→ **What the exercise asks**
Print the records below word for word, beginning with the first line and ending once the line containing "SMILES: c2(c(O)cc(c1ccccc1)nc2C#N)Cl" is printed.

-- Opening Marker --

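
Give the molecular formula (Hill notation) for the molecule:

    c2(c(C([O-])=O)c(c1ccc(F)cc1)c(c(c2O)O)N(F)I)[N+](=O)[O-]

Heavy atoms from the SMILES: 13 C, 2 F, 1 I, 2 N, 6 O.
Implicit hydrogens by atom environment:
  8 × C (aromatic): no H
  4 × C (aromatic): 1 H each → 4
  2 × F: no H
  2 × O: 1 H each → 2
  2 × O: no H
  2 × O (charge -1): no H
  1 × C: no H
  1 × I: no H
  1 × N: no H
  1 × N (charge +1): no H
  Total hydrogens = 6.
Net charge -1.
Molecular formula: C13H6F2IN2O6-

C13H6F2IN2O6-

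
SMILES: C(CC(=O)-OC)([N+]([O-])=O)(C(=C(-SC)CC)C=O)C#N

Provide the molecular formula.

C11H14N2O5S

Heavy atoms from the SMILES: 11 C, 2 N, 5 O, 1 S.
Implicit hydrogens by atom environment:
  5 × C: no H
  4 × O: no H
  3 × C: 3 H each → 9
  2 × C: 2 H each → 4
  1 × C: 1 H
  1 × N (charge +1): no H
  1 × N: no H
  1 × O (charge -1): no H
  1 × S: no H
  Total hydrogens = 14.
Molecular formula: C11H14N2O5S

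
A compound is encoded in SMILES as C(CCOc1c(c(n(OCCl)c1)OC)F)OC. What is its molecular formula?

C10H15ClFNO4

Heavy atoms from the SMILES: 10 C, 1 Cl, 1 F, 1 N, 4 O.
Implicit hydrogens by atom environment:
  4 × C: 2 H each → 8
  4 × O: no H
  3 × C (aromatic): no H
  2 × C: 3 H each → 6
  1 × C (aromatic): 1 H
  1 × Cl: no H
  1 × F: no H
  1 × N (aromatic): no H
  Total hydrogens = 15.
Molecular formula: C10H15ClFNO4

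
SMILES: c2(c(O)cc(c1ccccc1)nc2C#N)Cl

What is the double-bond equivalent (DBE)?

10

Molecular formula from the SMILES: C12H7ClN2O.
DoU = (2C + 2 + N − H − X)/2 = (2·12 + 2 + 2 − 7 − 1)/2 = 20/2 = 10.
(Structurally: 2 ring(s) + 8 π bond(s) = 10.)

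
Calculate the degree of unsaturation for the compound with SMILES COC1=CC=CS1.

3

Molecular formula from the SMILES: C5H6OS.
DoU = (2C + 2 + N − H − X)/2 = (2·5 + 2 + 0 − 6 − 0)/2 = 6/2 = 3.
(Structurally: 1 ring(s) + 2 π bond(s) = 3.)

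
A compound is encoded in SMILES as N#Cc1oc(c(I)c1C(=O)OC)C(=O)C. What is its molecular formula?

C9H6INO4

Heavy atoms from the SMILES: 9 C, 1 I, 1 N, 4 O.
Implicit hydrogens by atom environment:
  4 × C (aromatic): no H
  3 × C: no H
  3 × O: no H
  2 × C: 3 H each → 6
  1 × I: no H
  1 × N: no H
  1 × O (aromatic): no H
  Total hydrogens = 6.
Molecular formula: C9H6INO4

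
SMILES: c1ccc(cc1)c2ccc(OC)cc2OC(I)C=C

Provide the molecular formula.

Heavy atoms from the SMILES: 16 C, 1 I, 2 O.
Implicit hydrogens by atom environment:
  8 × C (aromatic): 1 H each → 8
  4 × C (aromatic): no H
  2 × C: 1 H each → 2
  2 × O: no H
  1 × C: 3 H
  1 × C: 2 H
  1 × I: no H
  Total hydrogens = 15.
Molecular formula: C16H15IO2

C16H15IO2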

-- Closing Marker --

→ **Written reply**
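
Give the molecular formula (Hill notation) for the molecule:

    c2(c(C([O-])=O)c(c1ccc(F)cc1)c(c(c2O)O)N(F)I)[N+](=O)[O-]

Heavy atoms from the SMILES: 13 C, 2 F, 1 I, 2 N, 6 O.
Implicit hydrogens by atom environment:
  8 × C (aromatic): no H
  4 × C (aromatic): 1 H each → 4
  2 × F: no H
  2 × O: 1 H each → 2
  2 × O: no H
  2 × O (charge -1): no H
  1 × C: no H
  1 × I: no H
  1 × N: no H
  1 × N (charge +1): no H
  Total hydrogens = 6.
Net charge -1.
Molecular formula: C13H6F2IN2O6-

C13H6F2IN2O6-

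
SMILES: C(CC(=O)-OC)([N+]([O-])=O)(C(=C(-SC)CC)C=O)C#N

Provide the molecular formula.

C11H14N2O5S

Heavy atoms from the SMILES: 11 C, 2 N, 5 O, 1 S.
Implicit hydrogens by atom environment:
  5 × C: no H
  4 × O: no H
  3 × C: 3 H each → 9
  2 × C: 2 H each → 4
  1 × C: 1 H
  1 × N (charge +1): no H
  1 × N: no H
  1 × O (charge -1): no H
  1 × S: no H
  Total hydrogens = 14.
Molecular formula: C11H14N2O5S

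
A compound is encoded in SMILES as C(CCOc1c(c(n(OCCl)c1)OC)F)OC. What is its molecular formula?

C10H15ClFNO4

Heavy atoms from the SMILES: 10 C, 1 Cl, 1 F, 1 N, 4 O.
Implicit hydrogens by atom environment:
  4 × C: 2 H each → 8
  4 × O: no H
  3 × C (aromatic): no H
  2 × C: 3 H each → 6
  1 × C (aromatic): 1 H
  1 × Cl: no H
  1 × F: no H
  1 × N (aromatic): no H
  Total hydrogens = 15.
Molecular formula: C10H15ClFNO4

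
SMILES: c2(c(O)cc(c1ccccc1)nc2C#N)Cl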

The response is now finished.